- **EXERCISE INPUT**:

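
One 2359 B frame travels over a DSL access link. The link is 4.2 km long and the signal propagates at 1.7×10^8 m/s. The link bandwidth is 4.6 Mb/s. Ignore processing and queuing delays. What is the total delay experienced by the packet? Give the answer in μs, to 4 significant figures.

L = 2359 × 8 = 18872 bits.
Transmission delay = L/R = 18872 / 4600000 = 4102.61 μs.
Propagation delay = d/s = 4200 m / 170000000 m/s = 24.7059 μs.
Total = 4127 μs.

4127 μs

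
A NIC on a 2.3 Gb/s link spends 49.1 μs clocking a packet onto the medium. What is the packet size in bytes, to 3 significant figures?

L = R × t_tx = 2300000000 b/s × 4.91e-05 s = 112930 bits.
In bytes: 112930 / 8 = 14100 bytes.

14100 bytes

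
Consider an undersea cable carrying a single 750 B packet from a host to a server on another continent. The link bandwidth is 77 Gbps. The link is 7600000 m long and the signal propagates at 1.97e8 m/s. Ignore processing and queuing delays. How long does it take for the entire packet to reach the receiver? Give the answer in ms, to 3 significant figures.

L = 750 × 8 = 6000 bits.
Transmission delay = L/R = 6000 / 77000000000 = 7.79221e-05 ms.
Propagation delay = d/s = 7600000 m / 197000000 m/s = 38.5787 ms.
Total = 38.6 ms.

38.6 ms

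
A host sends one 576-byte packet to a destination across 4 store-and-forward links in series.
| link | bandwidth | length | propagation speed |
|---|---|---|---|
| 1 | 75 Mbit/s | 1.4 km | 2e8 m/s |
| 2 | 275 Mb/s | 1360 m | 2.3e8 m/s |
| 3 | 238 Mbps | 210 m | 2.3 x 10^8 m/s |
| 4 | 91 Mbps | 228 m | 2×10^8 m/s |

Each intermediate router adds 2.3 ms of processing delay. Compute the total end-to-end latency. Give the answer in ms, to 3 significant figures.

7.06 ms

L = 576 × 8 = 4608 bits.
Transmission delays (L/R per hop): 0.06144, 0.0167564, 0.0193613, 0.0506374 ms; sum = 0.148195 ms.
Propagation delays (d/s per hop): 0.007, 0.00591304, 0.000913043, 0.00114 ms; sum = 0.0149661 ms.
Processing at 3 router(s): 3 × 2.3 ms = 6.9 ms.
End-to-end = 7.06 ms.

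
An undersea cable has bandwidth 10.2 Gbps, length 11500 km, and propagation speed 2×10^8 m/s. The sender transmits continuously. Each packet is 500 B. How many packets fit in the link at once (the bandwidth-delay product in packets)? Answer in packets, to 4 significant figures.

146600 packets

Propagation delay = 11500000 / 200000000 = 0.0575 s.
BDP = R × t_prop = 10200000000 × 0.0575 = 586500000 bits.
In packets of 4000 bits: 146600 packets.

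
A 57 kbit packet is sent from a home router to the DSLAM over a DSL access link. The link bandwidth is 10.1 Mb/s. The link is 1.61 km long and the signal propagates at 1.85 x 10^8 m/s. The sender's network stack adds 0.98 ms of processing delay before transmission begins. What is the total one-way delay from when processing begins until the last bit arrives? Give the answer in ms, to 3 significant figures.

L = 57000 bits.
Transmission delay = L/R = 57000 / 10100000 = 5.64356 ms.
Propagation delay = d/s = 1610 m / 185000000 m/s = 0.0087027 ms.
Plus processing delay 0.98 ms = 0.98 ms.
Total = 6.63 ms.

6.63 ms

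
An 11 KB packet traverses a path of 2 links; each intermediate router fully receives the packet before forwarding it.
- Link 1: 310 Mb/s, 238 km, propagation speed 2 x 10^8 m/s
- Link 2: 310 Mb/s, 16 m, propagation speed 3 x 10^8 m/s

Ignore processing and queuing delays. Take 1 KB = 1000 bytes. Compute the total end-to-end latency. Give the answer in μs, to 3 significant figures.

1760 μs

L = 88000 bits.
Transmission delay per hop = L/R = 88000/310000000 = 283.871 μs; 2 hops → 567.742 μs.
Propagation delays (d/s per hop): 1190, 0.0533333 μs; sum = 1190.05 μs.
End-to-end = 1760 μs.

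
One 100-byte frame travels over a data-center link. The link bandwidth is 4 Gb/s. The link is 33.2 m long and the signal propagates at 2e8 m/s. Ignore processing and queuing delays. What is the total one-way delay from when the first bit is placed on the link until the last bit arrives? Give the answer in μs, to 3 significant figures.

L = 100 × 8 = 800 bits.
Transmission delay = L/R = 800 / 4000000000 = 0.2 μs.
Propagation delay = d/s = 33.2 m / 200000000 m/s = 0.166 μs.
Total = 0.366 μs.

0.366 μs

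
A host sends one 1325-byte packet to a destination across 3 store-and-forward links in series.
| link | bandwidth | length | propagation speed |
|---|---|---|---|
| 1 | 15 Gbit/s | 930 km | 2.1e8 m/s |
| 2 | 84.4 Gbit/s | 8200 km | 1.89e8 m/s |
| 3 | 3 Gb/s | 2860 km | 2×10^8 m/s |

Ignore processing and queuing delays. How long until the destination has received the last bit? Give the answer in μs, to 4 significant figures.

62120 μs

L = 1325 × 8 = 10600 bits.
Transmission delays (L/R per hop): 0.706667, 0.125592, 3.53333 μs; sum = 4.36559 μs.
Propagation delays (d/s per hop): 4428.57, 43386.2, 14300 μs; sum = 62114.8 μs.
End-to-end = 62120 μs.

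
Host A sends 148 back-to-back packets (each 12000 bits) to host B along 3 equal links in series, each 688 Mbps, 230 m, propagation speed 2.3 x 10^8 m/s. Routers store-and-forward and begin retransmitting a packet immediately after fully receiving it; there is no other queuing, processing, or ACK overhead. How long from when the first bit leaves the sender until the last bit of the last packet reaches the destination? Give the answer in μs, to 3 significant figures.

2620 μs

Per-hop transmission t_tx = L/R = 12000/688000000 = 17.4419 μs.
Per-hop propagation t_prop = 230/2.3e+08 = 1 μs.
Pipeline fill: first packet needs 3·t_tx to clear all hops; remaining 147 packets each add one t_tx.
Total = (3+148-1)·t_tx + 3·t_prop = 150·17.4419 + 3·1 = 2620 μs.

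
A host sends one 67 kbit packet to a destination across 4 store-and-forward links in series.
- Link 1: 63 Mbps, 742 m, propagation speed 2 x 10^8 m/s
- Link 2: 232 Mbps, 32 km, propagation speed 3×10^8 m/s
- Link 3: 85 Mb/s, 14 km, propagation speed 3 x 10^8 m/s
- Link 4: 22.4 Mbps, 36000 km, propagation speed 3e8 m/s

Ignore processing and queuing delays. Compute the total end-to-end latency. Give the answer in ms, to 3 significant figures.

L = 67000 bits.
Transmission delays (L/R per hop): 1.06349, 0.288793, 0.788235, 2.99107 ms; sum = 5.13159 ms.
Propagation delays (d/s per hop): 0.00371, 0.106667, 0.0466667, 120 ms; sum = 120.157 ms.
End-to-end = 125 ms.

125 ms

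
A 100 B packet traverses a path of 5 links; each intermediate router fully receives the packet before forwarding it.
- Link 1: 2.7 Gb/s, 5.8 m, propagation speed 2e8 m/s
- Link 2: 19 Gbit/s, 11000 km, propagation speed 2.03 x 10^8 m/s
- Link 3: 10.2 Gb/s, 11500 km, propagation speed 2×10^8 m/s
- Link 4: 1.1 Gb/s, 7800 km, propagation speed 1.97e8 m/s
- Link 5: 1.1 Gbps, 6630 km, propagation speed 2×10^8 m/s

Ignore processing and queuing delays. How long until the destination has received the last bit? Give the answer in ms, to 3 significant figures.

184 ms

L = 100 × 8 = 800 bits.
Transmission delays (L/R per hop): 0.000296296, 4.21053e-05, 7.84314e-05, 0.000727273, 0.000727273 ms; sum = 0.00187138 ms.
Propagation delays (d/s per hop): 2.9e-05, 54.1872, 57.5, 39.5939, 33.15 ms; sum = 184.431 ms.
End-to-end = 184 ms.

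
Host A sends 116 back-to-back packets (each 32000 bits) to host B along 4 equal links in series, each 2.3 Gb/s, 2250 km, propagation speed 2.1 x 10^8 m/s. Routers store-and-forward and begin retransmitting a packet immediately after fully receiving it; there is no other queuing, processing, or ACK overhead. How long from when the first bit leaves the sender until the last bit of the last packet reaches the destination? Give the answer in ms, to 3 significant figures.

44.5 ms

Per-hop transmission t_tx = L/R = 32000/2300000000 = 0.013913 ms.
Per-hop propagation t_prop = 2250000/210000000 = 10.7143 ms.
Pipeline fill: first packet needs 4·t_tx to clear all hops; remaining 115 packets each add one t_tx.
Total = (4+116-1)·t_tx + 4·t_prop = 119·0.013913 + 4·10.7143 = 44.5 ms.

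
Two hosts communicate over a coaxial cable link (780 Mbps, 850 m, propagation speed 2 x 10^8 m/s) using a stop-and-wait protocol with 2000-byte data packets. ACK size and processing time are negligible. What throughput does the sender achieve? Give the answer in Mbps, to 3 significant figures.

t_tx = L/R = 16000/780000000 = 2.05128e-05 s.
t_prop = 850/200000000 = 4.25e-06 s; RTT = 8.5e-06 s.
Cycle = t_tx + RTT = 2.90128e-05 s.
Throughput = L / cycle = 16000 / 2.90128e-05 = 551 Mbps.

551 Mbps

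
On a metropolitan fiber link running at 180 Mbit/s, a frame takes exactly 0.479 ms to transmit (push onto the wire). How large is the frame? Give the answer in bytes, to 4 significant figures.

L = R × t_tx = 180000000 b/s × 0.000479 s = 86220 bits.
In bytes: 86220 / 8 = 10780 bytes.

10780 bytes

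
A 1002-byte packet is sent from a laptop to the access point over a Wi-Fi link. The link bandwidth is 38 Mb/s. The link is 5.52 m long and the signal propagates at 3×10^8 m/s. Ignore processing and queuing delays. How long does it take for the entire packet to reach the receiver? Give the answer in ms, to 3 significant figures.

0.211 ms

L = 1002 × 8 = 8016 bits.
Transmission delay = L/R = 8016 / 38000000 = 0.210947 ms.
Propagation delay = d/s = 5.52 m / 300000000 m/s = 1.84e-05 ms.
Total = 0.211 ms.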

- **YOUR GOAL**:
Only the lines with the string "Gbit" are wanted; pick them out of the records above and copy them.

- **ANSWER TO THE PROBLEM**:
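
| 1 | 15 Gbit/s | 930 km | 2.1e8 m/s |
| 2 | 84.4 Gbit/s | 8200 km | 1.89e8 m/s |
- Link 2: 19 Gbit/s, 11000 km, propagation speed 2.03 x 10^8 m/s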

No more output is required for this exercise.